### Assignment
For each line of the material, check for the string "semantics"; then state how many lines had it, giving only the number.

### Recorded data
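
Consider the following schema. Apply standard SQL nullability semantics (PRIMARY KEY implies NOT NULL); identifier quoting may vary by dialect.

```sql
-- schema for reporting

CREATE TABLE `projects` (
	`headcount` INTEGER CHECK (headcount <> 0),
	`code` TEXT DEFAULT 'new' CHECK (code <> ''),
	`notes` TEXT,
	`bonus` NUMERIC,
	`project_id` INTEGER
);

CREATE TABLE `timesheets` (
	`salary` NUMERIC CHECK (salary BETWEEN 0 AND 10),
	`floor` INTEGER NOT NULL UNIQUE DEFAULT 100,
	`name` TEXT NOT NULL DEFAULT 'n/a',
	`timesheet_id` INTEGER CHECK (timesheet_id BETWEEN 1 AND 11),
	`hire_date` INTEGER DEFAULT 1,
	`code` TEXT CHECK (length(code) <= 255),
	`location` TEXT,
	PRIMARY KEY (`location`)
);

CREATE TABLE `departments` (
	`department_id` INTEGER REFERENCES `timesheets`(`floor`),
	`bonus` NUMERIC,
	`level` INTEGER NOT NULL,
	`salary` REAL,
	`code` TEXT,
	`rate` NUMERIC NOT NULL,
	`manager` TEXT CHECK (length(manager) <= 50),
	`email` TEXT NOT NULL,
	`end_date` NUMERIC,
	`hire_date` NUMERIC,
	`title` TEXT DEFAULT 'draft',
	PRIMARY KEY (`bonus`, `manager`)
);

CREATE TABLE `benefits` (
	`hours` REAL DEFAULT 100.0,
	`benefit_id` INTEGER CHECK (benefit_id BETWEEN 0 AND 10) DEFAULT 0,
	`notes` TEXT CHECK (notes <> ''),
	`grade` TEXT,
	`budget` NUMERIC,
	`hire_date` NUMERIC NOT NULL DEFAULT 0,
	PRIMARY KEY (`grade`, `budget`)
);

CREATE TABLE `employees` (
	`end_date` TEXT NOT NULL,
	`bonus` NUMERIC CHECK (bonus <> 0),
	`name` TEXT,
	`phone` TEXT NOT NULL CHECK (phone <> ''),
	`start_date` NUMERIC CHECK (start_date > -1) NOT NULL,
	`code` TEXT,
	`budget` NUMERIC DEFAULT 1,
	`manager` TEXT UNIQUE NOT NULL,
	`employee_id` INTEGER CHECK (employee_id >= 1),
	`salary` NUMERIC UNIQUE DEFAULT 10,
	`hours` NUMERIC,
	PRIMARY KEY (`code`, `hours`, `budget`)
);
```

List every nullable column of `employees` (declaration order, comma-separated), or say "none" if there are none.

- end_date: declared NOT NULL → not nullable.
- bonus: CHECK does not forbid NULL (a CHECK constraint passes when its expression is NULL) → nullable.
- name: no NOT NULL constraint applies → nullable.
- phone: declared NOT NULL → not nullable.
- start_date: declared NOT NULL → not nullable.
- code: part of the PRIMARY KEY, which implies NOT NULL → not nullable.
- budget: part of the PRIMARY KEY, which implies NOT NULL → not nullable.
- manager: declared NOT NULL → not nullable.
- employee_id: CHECK does not forbid NULL (a CHECK constraint passes when its expression is NULL) → nullable.
- salary: UNIQUE does not imply NOT NULL → nullable.
- hours: part of the PRIMARY KEY, which implies NOT NULL → not nullable.

bonus, name, employee_id, salary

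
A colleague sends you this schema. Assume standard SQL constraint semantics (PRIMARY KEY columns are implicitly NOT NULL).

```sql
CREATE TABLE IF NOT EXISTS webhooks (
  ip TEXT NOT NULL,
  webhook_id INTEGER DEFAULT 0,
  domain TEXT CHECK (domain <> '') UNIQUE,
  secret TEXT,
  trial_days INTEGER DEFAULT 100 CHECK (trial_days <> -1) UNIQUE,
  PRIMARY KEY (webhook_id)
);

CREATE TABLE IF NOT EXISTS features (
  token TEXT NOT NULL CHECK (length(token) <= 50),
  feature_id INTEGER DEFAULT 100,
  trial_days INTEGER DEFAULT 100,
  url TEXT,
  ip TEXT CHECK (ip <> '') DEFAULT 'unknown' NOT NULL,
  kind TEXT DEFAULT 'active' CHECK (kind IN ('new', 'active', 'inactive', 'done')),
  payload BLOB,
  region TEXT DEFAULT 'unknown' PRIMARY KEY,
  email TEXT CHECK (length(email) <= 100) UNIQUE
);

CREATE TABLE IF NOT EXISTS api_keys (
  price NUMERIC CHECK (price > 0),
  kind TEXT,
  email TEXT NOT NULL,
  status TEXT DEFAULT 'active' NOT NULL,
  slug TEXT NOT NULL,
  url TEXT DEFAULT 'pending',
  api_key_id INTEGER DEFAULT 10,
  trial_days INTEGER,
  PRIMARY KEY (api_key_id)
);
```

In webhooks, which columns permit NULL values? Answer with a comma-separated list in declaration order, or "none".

domain, secret, trial_days

- ip: declared NOT NULL → not nullable.
- webhook_id: part of the PRIMARY KEY, which implies NOT NULL → not nullable.
- domain: CHECK does not forbid NULL (a CHECK constraint passes when its expression is NULL) → nullable.
- secret: no NOT NULL constraint applies → nullable.
- trial_days: CHECK does not forbid NULL (a CHECK constraint passes when its expression is NULL) → nullable.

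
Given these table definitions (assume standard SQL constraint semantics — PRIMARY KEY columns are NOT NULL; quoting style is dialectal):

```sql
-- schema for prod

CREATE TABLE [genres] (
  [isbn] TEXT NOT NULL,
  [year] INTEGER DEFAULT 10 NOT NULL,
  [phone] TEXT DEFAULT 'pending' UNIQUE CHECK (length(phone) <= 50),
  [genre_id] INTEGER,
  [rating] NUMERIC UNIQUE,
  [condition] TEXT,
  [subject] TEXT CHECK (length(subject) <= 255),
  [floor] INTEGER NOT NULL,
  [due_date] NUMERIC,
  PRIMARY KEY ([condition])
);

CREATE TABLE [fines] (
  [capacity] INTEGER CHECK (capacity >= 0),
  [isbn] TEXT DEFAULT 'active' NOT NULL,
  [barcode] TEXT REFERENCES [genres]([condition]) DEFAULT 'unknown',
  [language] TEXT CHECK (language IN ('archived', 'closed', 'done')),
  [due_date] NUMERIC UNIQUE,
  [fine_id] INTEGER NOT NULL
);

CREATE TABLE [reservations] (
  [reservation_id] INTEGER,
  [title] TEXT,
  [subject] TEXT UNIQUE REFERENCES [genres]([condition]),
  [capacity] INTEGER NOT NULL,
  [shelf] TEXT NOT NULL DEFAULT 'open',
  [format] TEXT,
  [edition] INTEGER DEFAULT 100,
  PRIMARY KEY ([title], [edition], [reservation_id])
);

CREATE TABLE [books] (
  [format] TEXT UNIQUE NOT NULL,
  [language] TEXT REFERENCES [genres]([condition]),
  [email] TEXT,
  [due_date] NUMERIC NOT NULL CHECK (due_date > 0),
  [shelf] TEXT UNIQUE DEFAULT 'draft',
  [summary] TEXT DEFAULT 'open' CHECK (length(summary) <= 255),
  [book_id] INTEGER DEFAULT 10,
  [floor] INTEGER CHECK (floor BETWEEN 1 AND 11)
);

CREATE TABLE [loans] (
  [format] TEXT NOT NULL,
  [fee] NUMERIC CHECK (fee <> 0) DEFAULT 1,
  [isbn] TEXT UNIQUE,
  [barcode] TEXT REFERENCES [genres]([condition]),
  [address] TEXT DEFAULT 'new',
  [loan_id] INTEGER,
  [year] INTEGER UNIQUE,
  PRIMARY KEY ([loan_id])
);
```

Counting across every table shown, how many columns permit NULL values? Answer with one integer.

22

genres: 5 nullable (phone, genre_id, rating, subject, due_date — PK (condition) and explicit NOT NULL columns excluded).
fines: 4 nullable (capacity, barcode, language, due_date — PK none and explicit NOT NULL columns excluded).
reservations: 2 nullable (subject, format — PK (title, edition, reservation_id) and explicit NOT NULL columns excluded).
books: 6 nullable (language, email, shelf, summary, book_id, floor — PK none and explicit NOT NULL columns excluded).
loans: 5 nullable (fee, isbn, barcode, address, year — PK (loan_id) and explicit NOT NULL columns excluded).
Total: 5 + 4 + 2 + 6 + 5 = 22.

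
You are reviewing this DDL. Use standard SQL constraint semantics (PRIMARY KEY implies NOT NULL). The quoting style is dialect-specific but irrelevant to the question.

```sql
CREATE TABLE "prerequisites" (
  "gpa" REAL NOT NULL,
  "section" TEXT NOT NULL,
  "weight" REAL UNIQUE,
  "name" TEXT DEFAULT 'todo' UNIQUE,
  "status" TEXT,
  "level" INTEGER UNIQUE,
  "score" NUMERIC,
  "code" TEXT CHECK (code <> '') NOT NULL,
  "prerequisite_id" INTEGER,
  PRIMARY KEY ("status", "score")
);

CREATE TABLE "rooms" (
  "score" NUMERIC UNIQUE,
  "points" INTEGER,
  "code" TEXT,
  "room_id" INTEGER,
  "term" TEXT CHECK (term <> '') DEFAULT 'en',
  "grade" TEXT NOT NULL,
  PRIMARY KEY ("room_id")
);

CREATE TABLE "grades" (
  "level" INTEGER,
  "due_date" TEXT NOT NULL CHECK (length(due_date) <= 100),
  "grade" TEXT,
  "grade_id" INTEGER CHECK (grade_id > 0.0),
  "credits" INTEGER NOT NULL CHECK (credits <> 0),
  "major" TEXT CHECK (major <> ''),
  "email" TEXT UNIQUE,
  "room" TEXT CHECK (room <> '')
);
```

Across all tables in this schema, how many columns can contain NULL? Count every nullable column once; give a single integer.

prerequisites: 4 nullable (weight, name, level, prerequisite_id — PK (status, score) and explicit NOT NULL columns excluded).
rooms: 4 nullable (score, points, code, term — PK (room_id) and explicit NOT NULL columns excluded).
grades: 6 nullable (level, grade, grade_id, major, email, room — PK none and explicit NOT NULL columns excluded).
Total: 4 + 4 + 6 = 14.

14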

### Worked solution
4